[Records contained in a dataset]
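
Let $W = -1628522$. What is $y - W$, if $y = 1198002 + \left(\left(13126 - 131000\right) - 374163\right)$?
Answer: $2334487$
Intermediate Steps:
$y = 705965$ ($y = 1198002 - 492037 = 705965$)
$y - W = 705965 - -1628522 = 705965 + 1628522 = 2334487$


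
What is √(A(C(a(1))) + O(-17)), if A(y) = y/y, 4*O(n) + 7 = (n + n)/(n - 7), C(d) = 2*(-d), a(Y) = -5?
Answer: I*√57/12 ≈ 0.62915*I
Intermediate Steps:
C(d) = -2*d
O(n) = -7/4 + n/(2*(-7 + n)) (O(n) = -7/4 + ((n + n)/(n - 7))/4 = -7/4 + ((2*n)/(-7 + n))/4 = -7/4 + (2*n/(-7 + n))/4 = -7/4 + n/(2*(-7 + n)))
A(y) = 1
√(A(C(a(1))) + O(-17)) = √(1 + (49 - 5*(-17))/(4*(-7 - 17))) = √(1 + (¼)*(49 + 85)/(-24)) = √(1 + (¼)*(-1/24)*134) = √(1 - 67/48) = √(-19/48) = I*√57/12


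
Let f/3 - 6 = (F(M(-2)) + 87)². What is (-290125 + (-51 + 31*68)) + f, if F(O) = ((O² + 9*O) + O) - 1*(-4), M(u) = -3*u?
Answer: -183143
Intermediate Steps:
F(O) = 4 + O² + 10*O (F(O) = (O² + 10*O) + 4 = 4 + O² + 10*O)
f = 104925 (f = 18 + 3*((4 + (-3*(-2))² + 10*(-3*(-2))) + 87)² = 18 + 3*((4 + 6² + 10*6) + 87)² = 18 + 3*((4 + 36 + 60) + 87)² = 18 + 3*(100 + 87)² = 18 + 3*187² = 18 + 3*34969 = 18 + 104907 = 104925)
(-290125 + (-51 + 31*68)) + f = (-290125 + (-51 + 31*68)) + 104925 = (-290125 + (-51 + 2108)) + 104925 = (-290125 + 2057) + 104925 = -288068 + 104925 = -183143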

- EXERCISE INSTRUCTIONS
Only the lines above starting with the one with "Answer: $2334487$" and going through the one with "Answer: I*√57/12 ≈ 0.62915*I" are to be copied, word for word and with both ends kept.

- WRITTEN ANSWER
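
Answer: $2334487$
Intermediate Steps:
$y = 705965$ ($y = 1198002 - 492037 = 705965$)
$y - W = 705965 - -1628522 = 705965 + 1628522 = 2334487$


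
What is √(A(C(a(1))) + O(-17)), if A(y) = y/y, 4*O(n) + 7 = (n + n)/(n - 7), C(d) = 2*(-d), a(Y) = -5?
Answer: I*√57/12 ≈ 0.62915*I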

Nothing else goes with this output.